[Saved data entries]
- Opening Delimiter -

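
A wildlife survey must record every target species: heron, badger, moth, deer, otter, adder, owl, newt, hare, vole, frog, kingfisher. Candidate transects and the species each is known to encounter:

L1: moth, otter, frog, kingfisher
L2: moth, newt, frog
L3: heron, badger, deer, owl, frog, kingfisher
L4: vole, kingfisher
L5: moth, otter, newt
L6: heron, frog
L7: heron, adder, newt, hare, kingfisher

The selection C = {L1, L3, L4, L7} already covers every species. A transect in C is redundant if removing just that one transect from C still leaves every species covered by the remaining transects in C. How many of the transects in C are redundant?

Drop L1: moth, otter uncovered — not redundant.
Drop L3: badger, deer, owl uncovered — not redundant.
Drop L4: vole uncovered — not redundant.
Drop L7: adder, newt, hare uncovered — not redundant.
None of the transects in C is redundant.

0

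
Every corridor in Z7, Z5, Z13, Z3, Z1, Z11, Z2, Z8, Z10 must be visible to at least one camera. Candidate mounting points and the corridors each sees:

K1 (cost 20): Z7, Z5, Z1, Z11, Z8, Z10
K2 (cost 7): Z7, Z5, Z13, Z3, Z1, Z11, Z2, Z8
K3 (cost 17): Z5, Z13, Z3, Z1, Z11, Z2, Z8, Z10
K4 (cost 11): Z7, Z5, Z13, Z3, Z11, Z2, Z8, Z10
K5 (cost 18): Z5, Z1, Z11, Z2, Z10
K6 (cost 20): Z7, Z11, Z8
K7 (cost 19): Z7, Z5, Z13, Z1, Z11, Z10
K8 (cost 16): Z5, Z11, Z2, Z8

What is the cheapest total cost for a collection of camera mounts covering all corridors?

K2, K4 cover every corridor at cost 7 + 11 = 18.
Any cover uses at least 2 camera mounts; among all covering selections none totals below 18.

18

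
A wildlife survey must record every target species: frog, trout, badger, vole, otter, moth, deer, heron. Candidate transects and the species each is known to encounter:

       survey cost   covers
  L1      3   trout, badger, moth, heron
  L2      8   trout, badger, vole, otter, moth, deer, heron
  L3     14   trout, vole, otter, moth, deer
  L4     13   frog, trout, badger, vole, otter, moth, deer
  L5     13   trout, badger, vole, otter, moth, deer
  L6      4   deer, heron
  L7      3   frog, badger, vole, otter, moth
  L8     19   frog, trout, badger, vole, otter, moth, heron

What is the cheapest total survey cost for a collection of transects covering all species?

10

L1, L6, L7 cover every species at survey cost 3 + 4 + 3 = 10.
Any cover uses at least 2 transects; among all covering selections none totals below 10.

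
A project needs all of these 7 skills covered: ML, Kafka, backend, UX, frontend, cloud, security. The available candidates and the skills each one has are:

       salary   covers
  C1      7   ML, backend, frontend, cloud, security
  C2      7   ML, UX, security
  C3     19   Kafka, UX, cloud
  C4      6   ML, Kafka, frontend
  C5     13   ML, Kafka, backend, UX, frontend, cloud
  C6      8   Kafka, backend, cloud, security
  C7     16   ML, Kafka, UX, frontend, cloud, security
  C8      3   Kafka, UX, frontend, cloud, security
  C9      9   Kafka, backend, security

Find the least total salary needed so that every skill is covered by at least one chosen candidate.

10

C1, C8 cover every skill at salary 7 + 3 = 10.
Any cover uses at least 2 candidates; among all covering selections none totals below 10.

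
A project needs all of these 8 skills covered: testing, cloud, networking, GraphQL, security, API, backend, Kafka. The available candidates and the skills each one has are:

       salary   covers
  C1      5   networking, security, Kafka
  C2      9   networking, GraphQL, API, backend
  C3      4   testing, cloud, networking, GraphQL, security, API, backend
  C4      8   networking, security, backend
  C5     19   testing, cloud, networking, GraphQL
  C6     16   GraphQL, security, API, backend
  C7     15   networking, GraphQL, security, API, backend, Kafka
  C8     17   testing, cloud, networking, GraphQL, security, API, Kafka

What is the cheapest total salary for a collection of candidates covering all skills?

9

C1, C3 cover every skill at salary 5 + 4 = 9.
Any cover uses at least 2 candidates; among all covering selections none totals below 9.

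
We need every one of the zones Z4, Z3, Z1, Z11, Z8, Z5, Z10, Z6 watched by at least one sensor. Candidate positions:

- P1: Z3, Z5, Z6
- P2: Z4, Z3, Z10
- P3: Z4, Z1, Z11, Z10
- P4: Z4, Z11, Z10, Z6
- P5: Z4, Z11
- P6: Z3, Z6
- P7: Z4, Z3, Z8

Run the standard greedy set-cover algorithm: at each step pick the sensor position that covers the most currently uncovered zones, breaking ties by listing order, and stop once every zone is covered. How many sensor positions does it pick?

3

Pick 1: P3 covers 4 new zones (Z4, Z1, Z11, Z10).
Pick 2: P1 covers 3 new zones (Z3, Z5, Z6).
Pick 3: P7 covers 1 new zones (Z8).
Greedy uses 3 sensor positions.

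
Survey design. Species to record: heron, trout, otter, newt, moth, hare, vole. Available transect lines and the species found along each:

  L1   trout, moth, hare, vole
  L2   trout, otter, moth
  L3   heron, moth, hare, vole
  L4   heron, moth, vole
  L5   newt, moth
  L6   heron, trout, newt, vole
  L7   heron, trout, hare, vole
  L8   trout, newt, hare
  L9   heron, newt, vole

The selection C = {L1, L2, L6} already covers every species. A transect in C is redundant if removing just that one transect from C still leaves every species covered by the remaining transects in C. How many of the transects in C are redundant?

Drop L1: hare uncovered — not redundant.
Drop L2: otter uncovered — not redundant.
Drop L6: heron, newt uncovered — not redundant.
None of the transects in C is redundant.

0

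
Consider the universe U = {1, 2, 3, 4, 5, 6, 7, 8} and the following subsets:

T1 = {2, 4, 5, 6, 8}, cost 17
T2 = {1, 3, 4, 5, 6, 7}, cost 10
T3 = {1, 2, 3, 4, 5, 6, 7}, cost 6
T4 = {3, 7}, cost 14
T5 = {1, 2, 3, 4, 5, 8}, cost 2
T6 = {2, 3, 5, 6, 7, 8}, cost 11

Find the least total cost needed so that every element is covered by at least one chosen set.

T3, T5 cover every element at cost 6 + 2 = 8.
Any cover uses at least 2 sets; among all covering selections none totals below 8.

8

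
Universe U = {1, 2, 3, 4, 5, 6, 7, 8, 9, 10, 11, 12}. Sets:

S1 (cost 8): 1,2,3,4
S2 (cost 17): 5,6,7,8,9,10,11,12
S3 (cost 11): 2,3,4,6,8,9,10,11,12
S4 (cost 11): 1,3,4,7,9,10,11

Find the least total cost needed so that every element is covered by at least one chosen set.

S1, S2 cover every element at cost 8 + 17 = 25.
Any cover uses at least 2 sets; among all covering selections none totals below 25.
Greedy by coverage-per-cost would pick S3, S4, S2 for 39 — worse than the optimum 25.

25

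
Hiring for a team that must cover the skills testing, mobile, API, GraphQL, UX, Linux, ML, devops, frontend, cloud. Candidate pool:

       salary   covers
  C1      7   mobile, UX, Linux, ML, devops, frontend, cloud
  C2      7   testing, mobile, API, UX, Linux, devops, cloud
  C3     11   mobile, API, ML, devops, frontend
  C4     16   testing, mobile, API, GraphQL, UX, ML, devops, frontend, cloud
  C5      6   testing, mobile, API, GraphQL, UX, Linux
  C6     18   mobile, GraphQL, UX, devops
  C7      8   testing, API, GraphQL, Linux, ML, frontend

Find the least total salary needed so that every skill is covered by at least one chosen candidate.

13

C1, C5 cover every skill at salary 7 + 6 = 13.
Any cover uses at least 2 candidates; among all covering selections none totals below 13.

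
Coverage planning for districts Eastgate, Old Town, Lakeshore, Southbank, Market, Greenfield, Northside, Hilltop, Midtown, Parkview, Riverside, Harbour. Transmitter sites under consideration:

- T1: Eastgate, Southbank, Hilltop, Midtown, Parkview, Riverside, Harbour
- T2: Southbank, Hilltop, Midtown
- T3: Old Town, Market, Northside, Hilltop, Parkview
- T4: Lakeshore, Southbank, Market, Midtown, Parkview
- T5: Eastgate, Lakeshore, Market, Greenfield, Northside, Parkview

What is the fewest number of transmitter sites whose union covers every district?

T1, T3, T5 together cover {Eastgate, Old Town, Lakeshore, Southbank, Market, Greenfield, Northside, Hilltop, Midtown, Parkview, Riverside, Harbour} — every district.
No 2 of the 5 transmitter sites cover everything (all 10 pairs fall short), so 3 is minimum.

3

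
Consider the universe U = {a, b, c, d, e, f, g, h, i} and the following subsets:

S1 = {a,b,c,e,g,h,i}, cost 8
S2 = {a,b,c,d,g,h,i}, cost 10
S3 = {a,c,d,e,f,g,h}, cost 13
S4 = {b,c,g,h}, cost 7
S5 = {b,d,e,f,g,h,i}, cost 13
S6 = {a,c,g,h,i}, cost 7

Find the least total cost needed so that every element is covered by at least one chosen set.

S5, S6 cover every element at cost 13 + 7 = 20.
Any cover uses at least 2 sets; among all covering selections none totals below 20.

20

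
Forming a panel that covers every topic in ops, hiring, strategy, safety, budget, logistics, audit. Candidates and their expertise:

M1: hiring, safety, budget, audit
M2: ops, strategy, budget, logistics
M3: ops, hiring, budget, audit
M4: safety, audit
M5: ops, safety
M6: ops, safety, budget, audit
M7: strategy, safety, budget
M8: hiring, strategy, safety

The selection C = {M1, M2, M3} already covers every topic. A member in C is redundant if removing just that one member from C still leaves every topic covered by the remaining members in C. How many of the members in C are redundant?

1

Drop M1: safety uncovered — not redundant.
Drop M2: strategy, logistics uncovered — not redundant.
Drop M3: the rest still cover every topic — redundant.
1 redundant: M3.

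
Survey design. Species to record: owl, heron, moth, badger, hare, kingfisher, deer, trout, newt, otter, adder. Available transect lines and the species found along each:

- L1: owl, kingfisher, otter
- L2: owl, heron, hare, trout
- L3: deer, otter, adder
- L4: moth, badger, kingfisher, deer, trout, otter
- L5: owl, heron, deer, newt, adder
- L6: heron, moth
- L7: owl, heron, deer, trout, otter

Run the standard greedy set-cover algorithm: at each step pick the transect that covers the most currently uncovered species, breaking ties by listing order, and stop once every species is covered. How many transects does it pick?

Pick 1: L4 covers 6 new species (moth, badger, kingfisher, deer, trout, otter).
Pick 2: L5 covers 4 new species (owl, heron, newt, adder).
Pick 3: L2 covers 1 new species (hare).
Greedy uses 3 transects.

3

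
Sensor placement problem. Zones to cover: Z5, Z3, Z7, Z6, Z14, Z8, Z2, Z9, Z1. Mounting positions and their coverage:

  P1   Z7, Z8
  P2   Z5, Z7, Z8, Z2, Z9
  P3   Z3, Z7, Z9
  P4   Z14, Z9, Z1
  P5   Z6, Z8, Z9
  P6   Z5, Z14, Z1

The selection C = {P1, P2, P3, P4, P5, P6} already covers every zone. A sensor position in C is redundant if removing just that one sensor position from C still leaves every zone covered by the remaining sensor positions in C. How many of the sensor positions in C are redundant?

3

Drop P1: the rest still cover every zone — redundant.
Drop P2: Z2 uncovered — not redundant.
Drop P3: Z3 uncovered — not redundant.
Drop P4: the rest still cover every zone — redundant.
Drop P5: Z6 uncovered — not redundant.
Drop P6: the rest still cover every zone — redundant.
3 redundant: P1, P4, P6.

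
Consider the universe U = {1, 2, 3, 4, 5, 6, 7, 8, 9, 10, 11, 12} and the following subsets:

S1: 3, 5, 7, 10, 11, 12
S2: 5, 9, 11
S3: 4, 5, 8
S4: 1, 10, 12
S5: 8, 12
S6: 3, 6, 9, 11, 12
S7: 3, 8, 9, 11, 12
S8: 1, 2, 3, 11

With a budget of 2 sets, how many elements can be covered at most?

8

Choosing S1, S3 covers {3, 4, 5, 7, 8, 10, 11, 12} — 8 elements.
No choice of 2 sets does better; here 1, 2, 6, 9 are left uncovered.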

- Closing Delimiter -

Exercise brief => From the entries above, copy every line containing the word "Linux".

Response area =>
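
Hiring for a team that must cover the skills testing, mobile, API, GraphQL, UX, Linux, ML, devops, frontend, cloud. Candidate pool:
  C1      7   mobile, UX, Linux, ML, devops, frontend, cloud
  C2      7   testing, mobile, API, UX, Linux, devops, cloud
  C5      6   testing, mobile, API, GraphQL, UX, Linux
  C7      8   testing, API, GraphQL, Linux, ML, frontend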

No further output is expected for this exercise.